• _TASK REQUIREMENTS_: Each line from the one holding "4 --[((True | x0) | (x1 | x1))] c--> 0" to the last line below must be written out exactly, with no other output.

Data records
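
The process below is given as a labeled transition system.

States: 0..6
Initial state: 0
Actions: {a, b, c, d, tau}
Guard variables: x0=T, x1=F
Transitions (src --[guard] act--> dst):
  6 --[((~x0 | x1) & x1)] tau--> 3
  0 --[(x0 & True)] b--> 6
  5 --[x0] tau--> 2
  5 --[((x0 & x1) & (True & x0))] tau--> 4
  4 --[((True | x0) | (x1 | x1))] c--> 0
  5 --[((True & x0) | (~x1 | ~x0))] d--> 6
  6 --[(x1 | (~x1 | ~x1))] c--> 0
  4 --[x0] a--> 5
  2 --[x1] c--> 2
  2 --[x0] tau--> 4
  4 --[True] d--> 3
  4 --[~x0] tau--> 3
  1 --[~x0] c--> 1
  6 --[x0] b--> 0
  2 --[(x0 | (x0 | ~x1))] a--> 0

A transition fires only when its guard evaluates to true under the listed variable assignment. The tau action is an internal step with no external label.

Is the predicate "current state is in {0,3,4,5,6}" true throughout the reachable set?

Inv-set: {0,3,4,5,6}
Reach set: {0,6}
  0: safe
  6: safe

Answer: INVARIANT HOLDS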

• _SOLVED PROBLEM_:
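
  4 --[((True | x0) | (x1 | x1))] c--> 0
  5 --[((True & x0) | (~x1 | ~x0))] d--> 6
  6 --[(x1 | (~x1 | ~x1))] c--> 0
  4 --[x0] a--> 5
  2 --[x1] c--> 2
  2 --[x0] tau--> 4
  4 --[True] d--> 3
  4 --[~x0] tau--> 3
  1 --[~x0] c--> 1
  6 --[x0] b--> 0
  2 --[(x0 | (x0 | ~x1))] a--> 0

A transition fires only when its guard evaluates to true under the listed variable assignment. The tau action is an internal step with no external label.

Is the predicate "current state is in {0,3,4,5,6}" true throughout the reachable set?

Inv-set: {0,3,4,5,6}
Reach set: {0,6}
  0: safe
  6: safe

Answer: INVARIANT HOLDS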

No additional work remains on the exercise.